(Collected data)
┄┄┄┄┄┄┄┄┄┄┄┄┄┄┄┄┄┄┄┄
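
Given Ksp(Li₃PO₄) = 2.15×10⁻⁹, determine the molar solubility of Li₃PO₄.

2.99×10⁻³ M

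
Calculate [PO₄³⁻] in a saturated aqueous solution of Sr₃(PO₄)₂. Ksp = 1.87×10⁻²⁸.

Sr₃(PO₄)₂(s) ⇌ 3 Sr²⁺(aq) + 2 PO₄³⁻(aq)
For each mole of Sr₃(PO₄)₂ that dissolves per liter, [Sr²⁺] = 3s and [PO₄³⁻] = 2s; let s denote this solubility.
Ksp = [Sr²⁺]^3[PO₄³⁻]^2 = (3s)^3 · (2s)^2 = 108s^5 = 1.87×10⁻²⁸
s = 1.12×10⁻⁶ mol/L
[PO₄³⁻] = 2s = 2.23×10⁻⁶ mol/L

2.23×10⁻⁶ M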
┄┄┄┄┄┄┄┄┄┄┄┄┄┄┄┄┄┄┄┄
• EXERCISE OBJECTIVE: The data above needs retyping. Reproduce each line exactly.

• RESULT FOR THIS TASK:
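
Given Ksp(Li₃PO₄) = 2.15×10⁻⁹, determine the molar solubility of Li₃PO₄.

2.99×10⁻³ M

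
Calculate [PO₄³⁻] in a saturated aqueous solution of Sr₃(PO₄)₂. Ksp = 1.87×10⁻²⁸.

Sr₃(PO₄)₂(s) ⇌ 3 Sr²⁺(aq) + 2 PO₄³⁻(aq)
For each mole of Sr₃(PO₄)₂ that dissolves per liter, [Sr²⁺] = 3s and [PO₄³⁻] = 2s; let s denote this solubility.
Ksp = [Sr²⁺]^3[PO₄³⁻]^2 = (3s)^3 · (2s)^2 = 108s^5 = 1.87×10⁻²⁸
s = 1.12×10⁻⁶ mol/L
[PO₄³⁻] = 2s = 2.23×10⁻⁶ mol/L

2.23×10⁻⁶ M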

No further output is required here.